Collected data entries:

=== Section Start ===

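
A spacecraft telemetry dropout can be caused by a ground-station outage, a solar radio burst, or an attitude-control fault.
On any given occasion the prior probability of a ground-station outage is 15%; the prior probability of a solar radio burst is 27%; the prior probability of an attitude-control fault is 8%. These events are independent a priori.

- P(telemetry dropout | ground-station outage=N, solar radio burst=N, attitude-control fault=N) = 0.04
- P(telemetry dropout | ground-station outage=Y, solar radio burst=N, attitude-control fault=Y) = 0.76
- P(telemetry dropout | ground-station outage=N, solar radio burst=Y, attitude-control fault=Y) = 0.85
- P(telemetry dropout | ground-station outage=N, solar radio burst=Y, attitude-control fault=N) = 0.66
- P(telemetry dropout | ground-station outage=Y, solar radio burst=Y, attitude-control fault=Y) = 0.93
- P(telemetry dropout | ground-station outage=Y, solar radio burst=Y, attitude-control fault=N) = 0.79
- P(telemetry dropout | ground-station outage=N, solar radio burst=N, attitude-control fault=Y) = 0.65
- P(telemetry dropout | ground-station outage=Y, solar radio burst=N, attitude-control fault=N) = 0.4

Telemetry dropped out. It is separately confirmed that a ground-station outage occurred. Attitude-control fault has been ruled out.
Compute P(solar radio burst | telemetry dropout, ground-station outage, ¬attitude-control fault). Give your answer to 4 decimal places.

P(solar radio burst | telemetry dropout, ground-station outage, ¬attitude-control fault) ≈ 0.4221

For the numerator, keep only solar radio burst=true terms: 0.79·0.27 = 0.213300
Denominator P(telemetry dropout | ground-station outage, ¬attitude-control fault): 0.4·0.73 + 0.79·0.27 = 0.505300
Posterior = 0.213300 / 0.505300 ≈ 0.4221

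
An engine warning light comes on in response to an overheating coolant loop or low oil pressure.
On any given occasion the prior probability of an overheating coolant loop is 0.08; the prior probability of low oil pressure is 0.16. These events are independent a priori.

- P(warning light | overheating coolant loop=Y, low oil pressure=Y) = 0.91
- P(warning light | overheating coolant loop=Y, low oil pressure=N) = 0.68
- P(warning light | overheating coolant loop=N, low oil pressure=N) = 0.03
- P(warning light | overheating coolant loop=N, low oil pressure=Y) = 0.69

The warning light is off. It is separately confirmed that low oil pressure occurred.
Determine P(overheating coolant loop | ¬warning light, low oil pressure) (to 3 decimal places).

P(¬warning light | low oil pressure) = 0.31·0.92 + 0.09·0.08 = 0.285200 + 0.007200 = 0.292400
Of this, 0.007200 comes from 0.09·0.08 (the overheating coolant loop=true cases).
Hence the posterior is 0.007200/0.292400 ≈ 0.025.

P(overheating coolant loop | ¬warning light, low oil pressure) ≈ 0.025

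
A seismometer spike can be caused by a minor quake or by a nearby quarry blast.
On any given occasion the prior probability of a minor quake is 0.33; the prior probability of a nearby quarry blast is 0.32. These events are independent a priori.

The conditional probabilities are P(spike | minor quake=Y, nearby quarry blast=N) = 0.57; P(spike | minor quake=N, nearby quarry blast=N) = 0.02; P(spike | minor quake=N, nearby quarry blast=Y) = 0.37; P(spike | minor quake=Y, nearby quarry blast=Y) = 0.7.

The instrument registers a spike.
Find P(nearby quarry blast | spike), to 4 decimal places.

P(nearby quarry blast | spike) ≈ 0.5280

By total probability over the 4 (minor quake, nearby quarry blast) configurations:
  P(spike) = 0.02*0.67*0.68 + 0.37*0.67*0.32 + 0.57*0.33*0.68 + 0.7*0.33*0.32
        = 0.009112 + 0.079328 + 0.127908 + 0.073920 = 0.290268
Configurations with nearby quarry blast contribute 0.153248, so
  P(nearby quarry blast | spike) = 0.153248 / 0.290268 ≈ 0.5280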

=== Section End ===

An exact copy of the lines above between the line holding "An engine warning" and the line holding "pressure=N) = 0.03", inclusive, is the whole answer.

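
An engine warning light comes on in response to an overheating coolant loop or low oil pressure.
On any given occasion the prior probability of an overheating coolant loop is 0.08; the prior probability of low oil pressure is 0.16. These events are independent a priori.

- P(warning light | overheating coolant loop=Y, low oil pressure=Y) = 0.91
- P(warning light | overheating coolant loop=Y, low oil pressure=N) = 0.68
- P(warning light | overheating coolant loop=N, low oil pressure=N) = 0.03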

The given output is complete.